* _TASK OBJECTIVE_: Copy out the whole listing below exactly.

* _SUPPLIED RECORDS_:
****************
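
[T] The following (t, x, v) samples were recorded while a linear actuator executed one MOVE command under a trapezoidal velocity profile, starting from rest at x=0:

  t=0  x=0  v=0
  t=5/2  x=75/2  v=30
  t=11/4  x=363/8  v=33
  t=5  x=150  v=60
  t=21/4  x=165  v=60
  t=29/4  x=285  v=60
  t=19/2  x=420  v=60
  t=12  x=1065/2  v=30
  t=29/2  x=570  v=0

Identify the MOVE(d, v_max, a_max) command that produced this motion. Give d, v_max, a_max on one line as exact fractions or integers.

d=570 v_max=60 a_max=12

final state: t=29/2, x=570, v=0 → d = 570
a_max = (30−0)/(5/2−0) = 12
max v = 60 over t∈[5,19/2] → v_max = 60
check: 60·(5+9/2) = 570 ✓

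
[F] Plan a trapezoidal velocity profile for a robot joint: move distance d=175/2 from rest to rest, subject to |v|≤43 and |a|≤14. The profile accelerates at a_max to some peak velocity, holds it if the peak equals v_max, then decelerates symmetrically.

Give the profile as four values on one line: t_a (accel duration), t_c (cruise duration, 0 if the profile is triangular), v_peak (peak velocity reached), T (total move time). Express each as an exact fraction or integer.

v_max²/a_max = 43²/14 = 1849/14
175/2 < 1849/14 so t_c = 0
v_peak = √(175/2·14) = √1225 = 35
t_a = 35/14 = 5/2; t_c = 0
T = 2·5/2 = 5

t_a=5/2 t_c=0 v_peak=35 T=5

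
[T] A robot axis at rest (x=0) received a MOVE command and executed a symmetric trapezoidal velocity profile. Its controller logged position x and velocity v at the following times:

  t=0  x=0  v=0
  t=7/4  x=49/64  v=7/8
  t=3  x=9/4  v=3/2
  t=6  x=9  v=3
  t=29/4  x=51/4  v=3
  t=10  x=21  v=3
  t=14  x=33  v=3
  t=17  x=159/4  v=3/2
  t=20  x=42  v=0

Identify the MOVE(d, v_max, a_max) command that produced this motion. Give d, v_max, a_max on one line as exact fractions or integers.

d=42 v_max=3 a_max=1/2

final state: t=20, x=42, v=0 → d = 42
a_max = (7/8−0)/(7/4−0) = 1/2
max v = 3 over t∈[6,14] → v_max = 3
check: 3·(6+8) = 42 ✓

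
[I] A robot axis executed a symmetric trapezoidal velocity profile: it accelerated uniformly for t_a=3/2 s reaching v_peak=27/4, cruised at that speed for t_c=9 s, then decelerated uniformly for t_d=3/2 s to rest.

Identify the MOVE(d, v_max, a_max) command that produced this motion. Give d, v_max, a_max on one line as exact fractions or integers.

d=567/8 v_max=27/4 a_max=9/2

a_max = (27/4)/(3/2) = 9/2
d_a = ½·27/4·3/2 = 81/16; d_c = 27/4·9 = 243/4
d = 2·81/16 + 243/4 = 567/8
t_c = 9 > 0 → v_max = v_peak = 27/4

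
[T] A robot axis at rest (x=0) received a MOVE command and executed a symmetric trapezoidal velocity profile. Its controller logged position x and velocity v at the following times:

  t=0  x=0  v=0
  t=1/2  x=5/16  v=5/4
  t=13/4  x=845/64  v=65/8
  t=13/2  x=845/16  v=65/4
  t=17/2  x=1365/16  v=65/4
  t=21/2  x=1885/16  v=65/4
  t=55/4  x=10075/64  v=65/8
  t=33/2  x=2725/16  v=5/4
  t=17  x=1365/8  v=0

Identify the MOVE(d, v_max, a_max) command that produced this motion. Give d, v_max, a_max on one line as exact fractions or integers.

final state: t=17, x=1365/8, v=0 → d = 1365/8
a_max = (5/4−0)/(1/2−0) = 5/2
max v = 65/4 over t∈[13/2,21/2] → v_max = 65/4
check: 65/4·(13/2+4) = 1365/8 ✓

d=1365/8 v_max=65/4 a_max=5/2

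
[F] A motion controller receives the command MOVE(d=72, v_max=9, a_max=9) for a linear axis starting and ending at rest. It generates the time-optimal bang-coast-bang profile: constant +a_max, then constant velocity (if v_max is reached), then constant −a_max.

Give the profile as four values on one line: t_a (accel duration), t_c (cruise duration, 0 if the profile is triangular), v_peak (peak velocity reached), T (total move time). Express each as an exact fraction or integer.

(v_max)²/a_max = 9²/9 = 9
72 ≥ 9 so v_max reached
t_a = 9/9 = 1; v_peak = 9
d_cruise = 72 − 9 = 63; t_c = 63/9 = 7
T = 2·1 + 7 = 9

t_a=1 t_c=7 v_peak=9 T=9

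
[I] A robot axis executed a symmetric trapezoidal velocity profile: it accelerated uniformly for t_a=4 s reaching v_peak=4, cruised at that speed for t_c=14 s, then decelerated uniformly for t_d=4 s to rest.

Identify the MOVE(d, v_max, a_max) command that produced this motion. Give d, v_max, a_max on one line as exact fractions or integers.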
****************
* _SOLVED EXERCISE_:
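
[T] The following (t, x, v) samples were recorded while a linear actuator executed one MOVE command under a trapezoidal velocity profile, starting from rest at x=0:

  t=0  x=0  v=0
  t=5/2  x=75/2  v=30
  t=11/4  x=363/8  v=33
  t=5  x=150  v=60
  t=21/4  x=165  v=60
  t=29/4  x=285  v=60
  t=19/2  x=420  v=60
  t=12  x=1065/2  v=30
  t=29/2  x=570  v=0

Identify the MOVE(d, v_max, a_max) command that produced this motion. Give d, v_max, a_max on one line as exact fractions or integers.

d=570 v_max=60 a_max=12

final state: t=29/2, x=570, v=0 → d = 570
a_max = (30−0)/(5/2−0) = 12
max v = 60 over t∈[5,19/2] → v_max = 60
check: 60·(5+9/2) = 570 ✓

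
[F] Plan a trapezoidal velocity profile for a robot joint: move distance d=175/2 from rest to rest, subject to |v|≤43 and |a|≤14. The profile accelerates at a_max to some peak velocity, holds it if the peak equals v_max, then decelerates symmetrically.

Give the profile as four values on one line: t_a (accel duration), t_c (cruise duration, 0 if the profile is triangular), v_peak (peak velocity reached), T (total move time). Express each as an exact fraction or integer.

v_max²/a_max = 43²/14 = 1849/14
175/2 < 1849/14 so t_c = 0
v_peak = √(175/2·14) = √1225 = 35
t_a = 35/14 = 5/2; t_c = 0
T = 2·5/2 = 5

t_a=5/2 t_c=0 v_peak=35 T=5

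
[T] A robot axis at rest (x=0) received a MOVE command and executed a symmetric trapezoidal velocity profile. Its controller logged position x and velocity v at the following times:

  t=0  x=0  v=0
  t=7/4  x=49/64  v=7/8
  t=3  x=9/4  v=3/2
  t=6  x=9  v=3
  t=29/4  x=51/4  v=3
  t=10  x=21  v=3
  t=14  x=33  v=3
  t=17  x=159/4  v=3/2
  t=20  x=42  v=0

Identify the MOVE(d, v_max, a_max) command that produced this motion. Give d, v_max, a_max on one line as exact fractions or integers.

d=42 v_max=3 a_max=1/2

final state: t=20, x=42, v=0 → d = 42
a_max = (7/8−0)/(7/4−0) = 1/2
max v = 3 over t∈[6,14] → v_max = 3
check: 3·(6+8) = 42 ✓

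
[I] A robot axis executed a symmetric trapezoidal velocity profile: it accelerated uniformly for t_a=3/2 s reaching v_peak=27/4, cruised at that speed for t_c=9 s, then decelerated uniformly for t_d=3/2 s to rest.

Identify the MOVE(d, v_max, a_max) command that produced this motion. Give d, v_max, a_max on one line as exact fractions or integers.

d=567/8 v_max=27/4 a_max=9/2

a_max = (27/4)/(3/2) = 9/2
d_a = ½·27/4·3/2 = 81/16; d_c = 27/4·9 = 243/4
d = 2·81/16 + 243/4 = 567/8
t_c = 9 > 0 → v_max = v_peak = 27/4

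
[T] A robot axis at rest (x=0) received a MOVE command and executed a symmetric trapezoidal velocity profile. Its controller logged position x and velocity v at the following times:

  t=0  x=0  v=0
  t=1/2  x=5/16  v=5/4
  t=13/4  x=845/64  v=65/8
  t=13/2  x=845/16  v=65/4
  t=17/2  x=1365/16  v=65/4
  t=21/2  x=1885/16  v=65/4
  t=55/4  x=10075/64  v=65/8
  t=33/2  x=2725/16  v=5/4
  t=17  x=1365/8  v=0

Identify the MOVE(d, v_max, a_max) command that produced this motion. Give d, v_max, a_max on one line as exact fractions or integers.

final state: t=17, x=1365/8, v=0 → d = 1365/8
a_max = (5/4−0)/(1/2−0) = 5/2
max v = 65/4 over t∈[13/2,21/2] → v_max = 65/4
check: 65/4·(13/2+4) = 1365/8 ✓

d=1365/8 v_max=65/4 a_max=5/2

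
[F] A motion controller receives the command MOVE(d=72, v_max=9, a_max=9) for a linear axis starting and ending at rest. It generates the time-optimal bang-coast-bang profile: constant +a_max, then constant velocity (if v_max is reached), then constant −a_max.

Give the profile as four values on one line: t_a (accel duration), t_c (cruise duration, 0 if the profile is triangular), v_peak (peak velocity reached), T (total move time). Express each as an exact fraction or integer.

(v_max)²/a_max = 9²/9 = 9
72 ≥ 9 so v_max reached
t_a = 9/9 = 1; v_peak = 9
d_cruise = 72 − 9 = 63; t_c = 63/9 = 7
T = 2·1 + 7 = 9

t_a=1 t_c=7 v_peak=9 T=9

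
[I] A robot axis executed a symmetric trapezoidal velocity profile: it accelerated uniformly for t_a=4 s reaching v_peak=4, cruised at that speed for t_c=14 s, then decelerated uniformly for t_d=4 s to rest.

Identify the MOVE(d, v_max, a_max) command that produced this motion. Give d, v_max, a_max on one line as exact fractions or integers.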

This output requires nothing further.